Task requirements » Each line in the entries below that holds the string "Header" must be copied.

[Stored data]
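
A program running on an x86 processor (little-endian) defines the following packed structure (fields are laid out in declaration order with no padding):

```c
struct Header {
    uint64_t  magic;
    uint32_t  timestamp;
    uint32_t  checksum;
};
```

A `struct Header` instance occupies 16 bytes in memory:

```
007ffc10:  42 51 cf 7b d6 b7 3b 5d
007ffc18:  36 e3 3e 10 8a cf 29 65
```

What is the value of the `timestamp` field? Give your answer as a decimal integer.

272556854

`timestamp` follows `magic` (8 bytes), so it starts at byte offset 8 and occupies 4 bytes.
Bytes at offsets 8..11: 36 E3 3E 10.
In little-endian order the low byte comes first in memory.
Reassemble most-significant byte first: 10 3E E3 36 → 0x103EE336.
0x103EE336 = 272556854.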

Task solution »
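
struct Header {
A `struct Header` instance occupies 16 bytes in memory: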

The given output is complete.